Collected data

# # # # #

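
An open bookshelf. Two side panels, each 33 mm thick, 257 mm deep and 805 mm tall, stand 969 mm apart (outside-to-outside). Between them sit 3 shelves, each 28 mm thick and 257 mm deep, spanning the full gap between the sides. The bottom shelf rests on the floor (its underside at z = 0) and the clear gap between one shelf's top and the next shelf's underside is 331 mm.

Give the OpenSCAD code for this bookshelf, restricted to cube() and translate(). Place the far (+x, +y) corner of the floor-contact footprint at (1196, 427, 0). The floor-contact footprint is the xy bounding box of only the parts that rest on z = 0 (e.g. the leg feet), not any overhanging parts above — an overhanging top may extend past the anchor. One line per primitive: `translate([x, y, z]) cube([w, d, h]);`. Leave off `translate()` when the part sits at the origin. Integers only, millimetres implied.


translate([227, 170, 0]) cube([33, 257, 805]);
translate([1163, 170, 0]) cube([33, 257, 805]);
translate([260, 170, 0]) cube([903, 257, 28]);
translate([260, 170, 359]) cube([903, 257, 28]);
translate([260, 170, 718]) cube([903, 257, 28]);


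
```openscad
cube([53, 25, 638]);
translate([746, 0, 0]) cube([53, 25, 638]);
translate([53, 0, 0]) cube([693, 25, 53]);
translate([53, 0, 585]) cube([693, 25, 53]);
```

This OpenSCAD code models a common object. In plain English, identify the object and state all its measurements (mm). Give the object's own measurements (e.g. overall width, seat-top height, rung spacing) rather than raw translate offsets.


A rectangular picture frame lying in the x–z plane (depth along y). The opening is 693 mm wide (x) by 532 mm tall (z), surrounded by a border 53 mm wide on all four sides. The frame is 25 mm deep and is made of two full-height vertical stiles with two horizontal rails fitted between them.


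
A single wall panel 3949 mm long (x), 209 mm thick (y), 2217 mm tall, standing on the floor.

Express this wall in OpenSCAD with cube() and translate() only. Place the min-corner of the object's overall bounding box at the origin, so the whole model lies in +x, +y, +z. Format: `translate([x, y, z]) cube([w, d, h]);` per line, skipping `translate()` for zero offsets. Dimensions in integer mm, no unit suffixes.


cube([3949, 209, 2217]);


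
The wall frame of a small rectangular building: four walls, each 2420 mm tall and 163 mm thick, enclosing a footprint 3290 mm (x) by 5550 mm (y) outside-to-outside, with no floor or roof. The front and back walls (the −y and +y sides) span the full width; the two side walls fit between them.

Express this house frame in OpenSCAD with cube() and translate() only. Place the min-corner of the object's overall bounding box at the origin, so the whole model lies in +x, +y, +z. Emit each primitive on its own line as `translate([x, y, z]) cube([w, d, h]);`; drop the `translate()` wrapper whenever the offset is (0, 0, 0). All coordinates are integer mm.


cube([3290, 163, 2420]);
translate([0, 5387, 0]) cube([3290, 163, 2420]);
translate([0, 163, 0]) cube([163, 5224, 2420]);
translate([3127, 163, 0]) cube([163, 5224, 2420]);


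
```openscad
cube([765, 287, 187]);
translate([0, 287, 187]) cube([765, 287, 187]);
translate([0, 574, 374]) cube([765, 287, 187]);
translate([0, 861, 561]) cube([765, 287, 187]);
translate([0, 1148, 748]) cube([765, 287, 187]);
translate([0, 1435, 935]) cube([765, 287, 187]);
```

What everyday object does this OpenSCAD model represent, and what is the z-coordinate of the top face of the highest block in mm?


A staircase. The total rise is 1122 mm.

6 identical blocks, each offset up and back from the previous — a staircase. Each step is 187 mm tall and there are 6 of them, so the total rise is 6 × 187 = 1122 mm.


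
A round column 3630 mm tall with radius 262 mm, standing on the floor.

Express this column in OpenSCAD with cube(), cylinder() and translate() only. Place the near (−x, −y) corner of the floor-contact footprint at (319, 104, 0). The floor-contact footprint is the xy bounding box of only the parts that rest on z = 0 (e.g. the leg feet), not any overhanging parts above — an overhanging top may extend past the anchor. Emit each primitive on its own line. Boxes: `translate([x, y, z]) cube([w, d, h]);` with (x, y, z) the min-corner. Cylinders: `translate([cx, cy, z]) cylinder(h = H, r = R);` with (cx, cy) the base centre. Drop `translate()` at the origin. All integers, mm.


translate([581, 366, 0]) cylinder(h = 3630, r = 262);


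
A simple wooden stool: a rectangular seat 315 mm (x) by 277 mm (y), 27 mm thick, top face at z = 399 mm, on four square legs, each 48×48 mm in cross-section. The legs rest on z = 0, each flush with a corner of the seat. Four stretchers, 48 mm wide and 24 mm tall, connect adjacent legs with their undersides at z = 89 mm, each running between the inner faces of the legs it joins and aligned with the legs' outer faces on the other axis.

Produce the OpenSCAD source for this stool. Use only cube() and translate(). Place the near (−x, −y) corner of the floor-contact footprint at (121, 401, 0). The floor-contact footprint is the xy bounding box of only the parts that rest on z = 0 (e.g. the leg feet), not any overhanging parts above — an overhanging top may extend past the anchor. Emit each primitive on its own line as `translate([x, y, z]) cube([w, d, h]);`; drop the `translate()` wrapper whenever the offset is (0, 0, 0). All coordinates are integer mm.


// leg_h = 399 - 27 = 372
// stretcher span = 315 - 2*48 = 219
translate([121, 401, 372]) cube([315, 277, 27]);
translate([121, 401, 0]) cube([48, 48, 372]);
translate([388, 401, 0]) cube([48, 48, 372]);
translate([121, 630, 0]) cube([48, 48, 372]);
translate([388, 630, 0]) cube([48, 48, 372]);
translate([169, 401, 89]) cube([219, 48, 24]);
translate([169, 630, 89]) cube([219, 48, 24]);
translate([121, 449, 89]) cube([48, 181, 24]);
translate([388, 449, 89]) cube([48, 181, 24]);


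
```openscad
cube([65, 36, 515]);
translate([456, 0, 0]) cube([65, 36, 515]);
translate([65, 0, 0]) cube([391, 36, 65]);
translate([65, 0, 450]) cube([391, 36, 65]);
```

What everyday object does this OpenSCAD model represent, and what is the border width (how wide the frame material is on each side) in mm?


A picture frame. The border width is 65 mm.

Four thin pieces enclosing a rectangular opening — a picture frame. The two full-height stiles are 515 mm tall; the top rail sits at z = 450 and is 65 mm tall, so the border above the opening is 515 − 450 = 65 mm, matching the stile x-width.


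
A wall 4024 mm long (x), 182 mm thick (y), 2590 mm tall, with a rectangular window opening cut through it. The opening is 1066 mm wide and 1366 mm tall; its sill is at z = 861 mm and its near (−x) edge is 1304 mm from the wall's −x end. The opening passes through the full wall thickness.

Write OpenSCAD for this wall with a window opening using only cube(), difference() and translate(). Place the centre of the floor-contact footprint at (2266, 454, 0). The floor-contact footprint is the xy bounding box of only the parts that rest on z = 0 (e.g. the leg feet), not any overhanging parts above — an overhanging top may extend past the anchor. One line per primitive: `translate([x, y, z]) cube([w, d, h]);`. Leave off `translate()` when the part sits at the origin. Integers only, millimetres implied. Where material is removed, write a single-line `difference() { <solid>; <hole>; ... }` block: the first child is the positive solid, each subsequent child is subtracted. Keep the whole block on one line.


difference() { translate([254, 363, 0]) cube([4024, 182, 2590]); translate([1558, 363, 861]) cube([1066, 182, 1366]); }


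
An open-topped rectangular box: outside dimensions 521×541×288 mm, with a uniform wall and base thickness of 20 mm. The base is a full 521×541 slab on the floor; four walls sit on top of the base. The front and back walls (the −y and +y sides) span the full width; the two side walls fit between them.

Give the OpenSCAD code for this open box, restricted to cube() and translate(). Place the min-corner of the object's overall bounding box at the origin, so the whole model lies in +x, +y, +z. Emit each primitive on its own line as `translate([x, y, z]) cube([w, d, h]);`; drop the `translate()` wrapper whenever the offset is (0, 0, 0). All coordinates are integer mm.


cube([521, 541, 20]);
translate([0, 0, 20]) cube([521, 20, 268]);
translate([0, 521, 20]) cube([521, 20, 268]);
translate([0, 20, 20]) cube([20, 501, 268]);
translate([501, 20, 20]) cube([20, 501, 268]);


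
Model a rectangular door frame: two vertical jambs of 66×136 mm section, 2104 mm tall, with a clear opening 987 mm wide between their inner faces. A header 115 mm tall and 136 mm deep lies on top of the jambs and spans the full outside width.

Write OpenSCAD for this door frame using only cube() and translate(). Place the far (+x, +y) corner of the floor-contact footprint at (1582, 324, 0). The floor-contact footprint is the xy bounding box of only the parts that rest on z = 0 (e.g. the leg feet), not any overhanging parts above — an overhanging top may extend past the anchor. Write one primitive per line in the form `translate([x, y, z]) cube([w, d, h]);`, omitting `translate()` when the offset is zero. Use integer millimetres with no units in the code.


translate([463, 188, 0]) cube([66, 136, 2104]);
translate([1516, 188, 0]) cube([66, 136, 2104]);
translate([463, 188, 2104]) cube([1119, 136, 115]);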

# # # # #

## Exercise details
Would you filter the records and copy out each line containing "standing"?

## Answer to this exercise
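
A single wall panel 3949 mm long (x), 209 mm thick (y), 2217 mm tall, standing on the floor.
A round column 3630 mm tall with radius 262 mm, standing on the floor.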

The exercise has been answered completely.